▶ _Exercise_:
Would you find each line in the entries below with the string "data" and copy it?
(Beginning of Record extracts)
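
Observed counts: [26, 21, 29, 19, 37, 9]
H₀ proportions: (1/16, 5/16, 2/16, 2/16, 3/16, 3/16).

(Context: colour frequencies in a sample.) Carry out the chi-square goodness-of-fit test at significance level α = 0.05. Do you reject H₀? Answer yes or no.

reject H₀: yes

n = 141; E_i = n·p_i = [8.81, 44.06, 17.62, 17.62, 26.44, 26.44]
χ² = (26−8.81)²/8.81 + (21−44.06)²/44.06 + (29−17.62)²/17.62 + (19−17.62)²/17.62 + (37−26.44)²/26.44 + (9−26.44)²/26.44 = 68.7626
df = 5
p-value (upper-tail) = 0.00000
At α=0.05: p < α → reject H₀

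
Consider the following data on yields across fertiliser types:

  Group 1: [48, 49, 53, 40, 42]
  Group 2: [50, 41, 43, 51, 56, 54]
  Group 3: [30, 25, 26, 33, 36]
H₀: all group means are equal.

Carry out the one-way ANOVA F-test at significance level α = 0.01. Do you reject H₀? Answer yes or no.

reject H₀: yes

Group means [46.40, 49.17, 30.00], grand mean 42.312
SSB = Σnᵢ(x̄ᵢ−x̄)² = 1123.404; SSW = ΣΣ(x−x̄ᵢ)² = 378.033
MSB = 1123.404/2 = 561.7021; MSW = 378.033/13 = 29.0795
F = MSB/MSW = 19.3161
df = (2, 13)
p-value (upper-tail) = 0.00013
At α=0.01: p < α → reject H₀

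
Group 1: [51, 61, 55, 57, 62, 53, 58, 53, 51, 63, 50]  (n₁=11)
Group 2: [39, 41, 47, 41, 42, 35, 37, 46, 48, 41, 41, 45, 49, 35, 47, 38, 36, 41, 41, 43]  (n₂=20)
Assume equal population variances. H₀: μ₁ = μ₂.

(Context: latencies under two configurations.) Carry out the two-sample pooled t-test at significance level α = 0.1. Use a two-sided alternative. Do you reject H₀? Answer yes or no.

reject H₀: yes

x̄₁=55.818, s₁=4.687, n₁=11
x̄₂=41.650, s₂=4.283, n₂=20
s_p² = [10·4.687² + 19·4.283²]/29 = 19.5926
SE = √(s_p²·(1/11+1/20)) = 1.6616
t = (55.818−41.650)/1.6616 = 8.5270
df = 29
p-value (two-sided) = 0.00000
At α=0.1: p < α → reject H₀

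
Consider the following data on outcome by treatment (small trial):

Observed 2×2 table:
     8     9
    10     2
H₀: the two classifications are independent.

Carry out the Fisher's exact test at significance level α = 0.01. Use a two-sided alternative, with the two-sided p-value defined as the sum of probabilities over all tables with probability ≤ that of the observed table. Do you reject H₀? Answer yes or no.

reject H₀: no

Margins: r₁=17, r₂=12, c₁=18, c₂=11, n=29
p_obs = C(17,8)·C(12,10)/C(29,18); sum pmf over tables with pmf ≤ p_obs
p-value (two-sided) = 0.06411
At α=0.01: p ≥ α → fail to reject H₀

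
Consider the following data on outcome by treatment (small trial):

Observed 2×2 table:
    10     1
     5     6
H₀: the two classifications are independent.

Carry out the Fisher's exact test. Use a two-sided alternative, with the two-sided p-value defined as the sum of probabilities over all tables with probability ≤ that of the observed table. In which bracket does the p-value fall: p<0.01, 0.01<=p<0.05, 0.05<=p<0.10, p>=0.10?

p-value bracket: 0.05<=p<0.10

Margins: r₁=11, r₂=11, c₁=15, c₂=7, n=22
p_obs = C(11,10)·C(11,5)/C(22,15); sum pmf over tables with pmf ≤ p_obs
p-value (two-sided) = 0.06347
→ bracket: 0.05<=p<0.10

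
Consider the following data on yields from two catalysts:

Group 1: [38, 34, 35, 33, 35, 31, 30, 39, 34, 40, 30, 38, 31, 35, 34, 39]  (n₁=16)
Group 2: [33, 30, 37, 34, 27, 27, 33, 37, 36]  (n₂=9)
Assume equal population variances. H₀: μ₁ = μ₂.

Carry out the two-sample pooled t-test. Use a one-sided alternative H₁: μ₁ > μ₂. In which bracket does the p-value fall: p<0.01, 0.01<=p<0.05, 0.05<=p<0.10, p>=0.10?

p-value bracket: 0.05<=p<0.10

x̄₁=34.750, s₁=3.296, n₁=16
x̄₂=32.667, s₂=3.905, n₂=9
s_p² = [15·3.296² + 8·3.905²]/23 = 12.3913
SE = √(s_p²·(1/16+1/9)) = 1.4667
t = (34.750−32.667)/1.4667 = 1.4204
df = 23
p-value (one-sided, H₁ greater) = 0.08445
→ bracket: 0.05<=p<0.10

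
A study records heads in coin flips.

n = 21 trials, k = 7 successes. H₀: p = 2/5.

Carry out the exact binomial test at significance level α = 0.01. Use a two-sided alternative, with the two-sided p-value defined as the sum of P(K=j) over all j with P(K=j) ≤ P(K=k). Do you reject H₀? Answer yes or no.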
(End of Record extracts)
▶ _Exercise response_:
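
Consider the following data on yields across fertiliser types:
Consider the following data on outcome by treatment (small trial):
Consider the following data on outcome by treatment (small trial):
Consider the following data on yields from two catalysts: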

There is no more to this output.